■ **Supplied material**
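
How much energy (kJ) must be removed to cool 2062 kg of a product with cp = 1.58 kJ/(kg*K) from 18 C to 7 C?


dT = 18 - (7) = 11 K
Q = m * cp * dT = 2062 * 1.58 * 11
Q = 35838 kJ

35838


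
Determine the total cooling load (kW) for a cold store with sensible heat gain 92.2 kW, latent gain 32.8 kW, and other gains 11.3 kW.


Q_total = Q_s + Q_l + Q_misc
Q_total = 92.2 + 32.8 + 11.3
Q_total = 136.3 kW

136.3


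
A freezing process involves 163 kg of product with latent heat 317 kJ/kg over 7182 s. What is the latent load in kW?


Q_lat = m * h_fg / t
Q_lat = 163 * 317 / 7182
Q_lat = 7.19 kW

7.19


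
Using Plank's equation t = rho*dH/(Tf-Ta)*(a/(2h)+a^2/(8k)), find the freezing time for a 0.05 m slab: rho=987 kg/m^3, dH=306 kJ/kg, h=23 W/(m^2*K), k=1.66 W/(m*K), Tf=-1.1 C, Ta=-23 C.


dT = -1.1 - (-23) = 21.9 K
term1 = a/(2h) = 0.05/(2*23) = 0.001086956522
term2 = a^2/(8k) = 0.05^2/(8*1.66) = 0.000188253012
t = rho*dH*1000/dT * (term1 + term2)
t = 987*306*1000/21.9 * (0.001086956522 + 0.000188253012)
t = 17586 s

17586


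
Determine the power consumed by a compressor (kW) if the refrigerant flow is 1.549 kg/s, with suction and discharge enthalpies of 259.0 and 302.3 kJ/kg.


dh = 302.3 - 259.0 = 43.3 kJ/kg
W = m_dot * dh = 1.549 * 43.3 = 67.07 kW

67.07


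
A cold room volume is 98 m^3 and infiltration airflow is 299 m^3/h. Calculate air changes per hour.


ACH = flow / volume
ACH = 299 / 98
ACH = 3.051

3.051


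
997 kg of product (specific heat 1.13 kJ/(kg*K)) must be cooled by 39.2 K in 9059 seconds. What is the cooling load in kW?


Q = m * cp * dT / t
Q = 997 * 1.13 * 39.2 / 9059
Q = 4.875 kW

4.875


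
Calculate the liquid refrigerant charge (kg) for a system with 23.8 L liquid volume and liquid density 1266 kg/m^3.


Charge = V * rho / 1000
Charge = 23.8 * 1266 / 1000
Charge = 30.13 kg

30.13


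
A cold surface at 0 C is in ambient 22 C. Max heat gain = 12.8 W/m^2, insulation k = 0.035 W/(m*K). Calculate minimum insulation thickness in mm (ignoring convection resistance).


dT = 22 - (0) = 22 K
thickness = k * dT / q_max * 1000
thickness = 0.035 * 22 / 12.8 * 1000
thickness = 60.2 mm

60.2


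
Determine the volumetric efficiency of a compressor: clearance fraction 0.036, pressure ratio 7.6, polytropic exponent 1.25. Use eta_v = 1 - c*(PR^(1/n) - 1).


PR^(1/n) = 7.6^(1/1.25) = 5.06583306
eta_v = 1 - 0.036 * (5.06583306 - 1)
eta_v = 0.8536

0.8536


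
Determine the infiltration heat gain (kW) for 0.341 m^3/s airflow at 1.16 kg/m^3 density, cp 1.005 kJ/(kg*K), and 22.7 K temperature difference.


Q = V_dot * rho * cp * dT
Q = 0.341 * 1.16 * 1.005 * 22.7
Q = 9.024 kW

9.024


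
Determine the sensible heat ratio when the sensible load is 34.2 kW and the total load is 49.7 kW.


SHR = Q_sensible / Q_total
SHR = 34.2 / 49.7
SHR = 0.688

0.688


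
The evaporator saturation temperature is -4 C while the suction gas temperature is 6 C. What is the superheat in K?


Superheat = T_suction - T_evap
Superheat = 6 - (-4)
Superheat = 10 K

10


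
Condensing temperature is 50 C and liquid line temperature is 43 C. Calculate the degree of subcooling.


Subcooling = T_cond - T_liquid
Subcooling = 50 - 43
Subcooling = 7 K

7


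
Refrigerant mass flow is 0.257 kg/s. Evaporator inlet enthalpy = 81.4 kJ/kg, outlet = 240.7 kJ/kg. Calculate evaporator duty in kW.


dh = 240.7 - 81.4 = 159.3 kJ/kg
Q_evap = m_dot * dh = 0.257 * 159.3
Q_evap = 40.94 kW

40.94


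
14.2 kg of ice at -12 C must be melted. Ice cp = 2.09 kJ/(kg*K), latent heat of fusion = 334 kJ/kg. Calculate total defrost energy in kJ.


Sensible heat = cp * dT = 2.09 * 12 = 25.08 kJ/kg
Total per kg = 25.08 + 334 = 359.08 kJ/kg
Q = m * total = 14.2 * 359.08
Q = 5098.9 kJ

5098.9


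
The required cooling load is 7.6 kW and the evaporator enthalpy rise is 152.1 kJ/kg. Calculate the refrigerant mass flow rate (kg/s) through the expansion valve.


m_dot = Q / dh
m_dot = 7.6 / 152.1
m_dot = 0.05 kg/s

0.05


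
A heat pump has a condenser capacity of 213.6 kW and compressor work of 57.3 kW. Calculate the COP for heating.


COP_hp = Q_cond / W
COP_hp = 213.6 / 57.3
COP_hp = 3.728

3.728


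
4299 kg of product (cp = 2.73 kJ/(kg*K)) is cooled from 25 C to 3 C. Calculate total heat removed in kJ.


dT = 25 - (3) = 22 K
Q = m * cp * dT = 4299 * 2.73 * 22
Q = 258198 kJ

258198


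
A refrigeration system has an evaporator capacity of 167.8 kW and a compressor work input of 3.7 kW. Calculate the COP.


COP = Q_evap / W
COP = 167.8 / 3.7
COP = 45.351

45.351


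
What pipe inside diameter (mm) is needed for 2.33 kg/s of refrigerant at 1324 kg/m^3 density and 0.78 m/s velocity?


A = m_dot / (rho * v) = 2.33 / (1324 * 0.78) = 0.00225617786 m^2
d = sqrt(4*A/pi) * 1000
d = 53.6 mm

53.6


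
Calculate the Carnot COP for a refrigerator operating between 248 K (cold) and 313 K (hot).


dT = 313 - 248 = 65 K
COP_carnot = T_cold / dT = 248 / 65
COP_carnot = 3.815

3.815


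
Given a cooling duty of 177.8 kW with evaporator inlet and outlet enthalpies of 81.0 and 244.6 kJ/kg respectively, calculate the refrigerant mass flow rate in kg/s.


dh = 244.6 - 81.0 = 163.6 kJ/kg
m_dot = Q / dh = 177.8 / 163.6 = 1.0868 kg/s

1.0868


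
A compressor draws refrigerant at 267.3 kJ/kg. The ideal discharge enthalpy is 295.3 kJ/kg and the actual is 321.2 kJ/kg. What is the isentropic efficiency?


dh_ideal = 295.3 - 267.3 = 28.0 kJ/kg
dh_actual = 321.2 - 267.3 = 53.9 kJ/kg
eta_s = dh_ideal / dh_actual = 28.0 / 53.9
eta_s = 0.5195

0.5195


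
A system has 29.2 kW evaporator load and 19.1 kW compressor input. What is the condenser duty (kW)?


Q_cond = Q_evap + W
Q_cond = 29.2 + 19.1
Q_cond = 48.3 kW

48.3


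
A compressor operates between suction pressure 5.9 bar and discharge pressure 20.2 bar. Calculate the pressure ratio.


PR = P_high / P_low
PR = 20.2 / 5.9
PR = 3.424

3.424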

■ **Task prompt**
Set down the entire material again, exactly as it stands.

■ **Response box**
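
How much energy (kJ) must be removed to cool 2062 kg of a product with cp = 1.58 kJ/(kg*K) from 18 C to 7 C?


dT = 18 - (7) = 11 K
Q = m * cp * dT = 2062 * 1.58 * 11
Q = 35838 kJ

35838


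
Determine the total cooling load (kW) for a cold store with sensible heat gain 92.2 kW, latent gain 32.8 kW, and other gains 11.3 kW.


Q_total = Q_s + Q_l + Q_misc
Q_total = 92.2 + 32.8 + 11.3
Q_total = 136.3 kW

136.3


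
A freezing process involves 163 kg of product with latent heat 317 kJ/kg over 7182 s. What is the latent load in kW?


Q_lat = m * h_fg / t
Q_lat = 163 * 317 / 7182
Q_lat = 7.19 kW

7.19


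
Using Plank's equation t = rho*dH/(Tf-Ta)*(a/(2h)+a^2/(8k)), find the freezing time for a 0.05 m slab: rho=987 kg/m^3, dH=306 kJ/kg, h=23 W/(m^2*K), k=1.66 W/(m*K), Tf=-1.1 C, Ta=-23 C.


dT = -1.1 - (-23) = 21.9 K
term1 = a/(2h) = 0.05/(2*23) = 0.001086956522
term2 = a^2/(8k) = 0.05^2/(8*1.66) = 0.000188253012
t = rho*dH*1000/dT * (term1 + term2)
t = 987*306*1000/21.9 * (0.001086956522 + 0.000188253012)
t = 17586 s

17586


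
Determine the power consumed by a compressor (kW) if the refrigerant flow is 1.549 kg/s, with suction and discharge enthalpies of 259.0 and 302.3 kJ/kg.


dh = 302.3 - 259.0 = 43.3 kJ/kg
W = m_dot * dh = 1.549 * 43.3 = 67.07 kW

67.07


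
A cold room volume is 98 m^3 and infiltration airflow is 299 m^3/h. Calculate air changes per hour.


ACH = flow / volume
ACH = 299 / 98
ACH = 3.051

3.051


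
997 kg of product (specific heat 1.13 kJ/(kg*K)) must be cooled by 39.2 K in 9059 seconds. What is the cooling load in kW?


Q = m * cp * dT / t
Q = 997 * 1.13 * 39.2 / 9059
Q = 4.875 kW

4.875


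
Calculate the liquid refrigerant charge (kg) for a system with 23.8 L liquid volume and liquid density 1266 kg/m^3.


Charge = V * rho / 1000
Charge = 23.8 * 1266 / 1000
Charge = 30.13 kg

30.13


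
A cold surface at 0 C is in ambient 22 C. Max heat gain = 12.8 W/m^2, insulation k = 0.035 W/(m*K). Calculate minimum insulation thickness in mm (ignoring convection resistance).


dT = 22 - (0) = 22 K
thickness = k * dT / q_max * 1000
thickness = 0.035 * 22 / 12.8 * 1000
thickness = 60.2 mm

60.2


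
Determine the volumetric efficiency of a compressor: clearance fraction 0.036, pressure ratio 7.6, polytropic exponent 1.25. Use eta_v = 1 - c*(PR^(1/n) - 1).


PR^(1/n) = 7.6^(1/1.25) = 5.06583306
eta_v = 1 - 0.036 * (5.06583306 - 1)
eta_v = 0.8536

0.8536


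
Determine the infiltration heat gain (kW) for 0.341 m^3/s airflow at 1.16 kg/m^3 density, cp 1.005 kJ/(kg*K), and 22.7 K temperature difference.


Q = V_dot * rho * cp * dT
Q = 0.341 * 1.16 * 1.005 * 22.7
Q = 9.024 kW

9.024


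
Determine the sensible heat ratio when the sensible load is 34.2 kW and the total load is 49.7 kW.


SHR = Q_sensible / Q_total
SHR = 34.2 / 49.7
SHR = 0.688

0.688


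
The evaporator saturation temperature is -4 C while the suction gas temperature is 6 C. What is the superheat in K?


Superheat = T_suction - T_evap
Superheat = 6 - (-4)
Superheat = 10 K

10


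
Condensing temperature is 50 C and liquid line temperature is 43 C. Calculate the degree of subcooling.


Subcooling = T_cond - T_liquid
Subcooling = 50 - 43
Subcooling = 7 K

7


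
Refrigerant mass flow is 0.257 kg/s. Evaporator inlet enthalpy = 81.4 kJ/kg, outlet = 240.7 kJ/kg. Calculate evaporator duty in kW.


dh = 240.7 - 81.4 = 159.3 kJ/kg
Q_evap = m_dot * dh = 0.257 * 159.3
Q_evap = 40.94 kW

40.94


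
14.2 kg of ice at -12 C must be melted. Ice cp = 2.09 kJ/(kg*K), latent heat of fusion = 334 kJ/kg. Calculate total defrost energy in kJ.


Sensible heat = cp * dT = 2.09 * 12 = 25.08 kJ/kg
Total per kg = 25.08 + 334 = 359.08 kJ/kg
Q = m * total = 14.2 * 359.08
Q = 5098.9 kJ

5098.9


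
The required cooling load is 7.6 kW and the evaporator enthalpy rise is 152.1 kJ/kg. Calculate the refrigerant mass flow rate (kg/s) through the expansion valve.


m_dot = Q / dh
m_dot = 7.6 / 152.1
m_dot = 0.05 kg/s

0.05


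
A heat pump has a condenser capacity of 213.6 kW and compressor work of 57.3 kW. Calculate the COP for heating.


COP_hp = Q_cond / W
COP_hp = 213.6 / 57.3
COP_hp = 3.728

3.728


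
4299 kg of product (cp = 2.73 kJ/(kg*K)) is cooled from 25 C to 3 C. Calculate total heat removed in kJ.


dT = 25 - (3) = 22 K
Q = m * cp * dT = 4299 * 2.73 * 22
Q = 258198 kJ

258198


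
A refrigeration system has an evaporator capacity of 167.8 kW and a compressor work input of 3.7 kW. Calculate the COP.


COP = Q_evap / W
COP = 167.8 / 3.7
COP = 45.351

45.351


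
What pipe inside diameter (mm) is needed for 2.33 kg/s of refrigerant at 1324 kg/m^3 density and 0.78 m/s velocity?


A = m_dot / (rho * v) = 2.33 / (1324 * 0.78) = 0.00225617786 m^2
d = sqrt(4*A/pi) * 1000
d = 53.6 mm

53.6


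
Calculate the Carnot COP for a refrigerator operating between 248 K (cold) and 313 K (hot).


dT = 313 - 248 = 65 K
COP_carnot = T_cold / dT = 248 / 65
COP_carnot = 3.815

3.815


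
Given a cooling duty of 177.8 kW with evaporator inlet and outlet enthalpies of 81.0 and 244.6 kJ/kg respectively, calculate the refrigerant mass flow rate in kg/s.


dh = 244.6 - 81.0 = 163.6 kJ/kg
m_dot = Q / dh = 177.8 / 163.6 = 1.0868 kg/s

1.0868


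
A compressor draws refrigerant at 267.3 kJ/kg. The ideal discharge enthalpy is 295.3 kJ/kg and the actual is 321.2 kJ/kg. What is the isentropic efficiency?


dh_ideal = 295.3 - 267.3 = 28.0 kJ/kg
dh_actual = 321.2 - 267.3 = 53.9 kJ/kg
eta_s = dh_ideal / dh_actual = 28.0 / 53.9
eta_s = 0.5195

0.5195


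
A system has 29.2 kW evaporator load and 19.1 kW compressor input. What is the condenser duty (kW)?


Q_cond = Q_evap + W
Q_cond = 29.2 + 19.1
Q_cond = 48.3 kW

48.3


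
A compressor operates between suction pressure 5.9 bar and discharge pressure 20.2 bar. Calculate the pressure ratio.


PR = P_high / P_low
PR = 20.2 / 5.9
PR = 3.424

3.424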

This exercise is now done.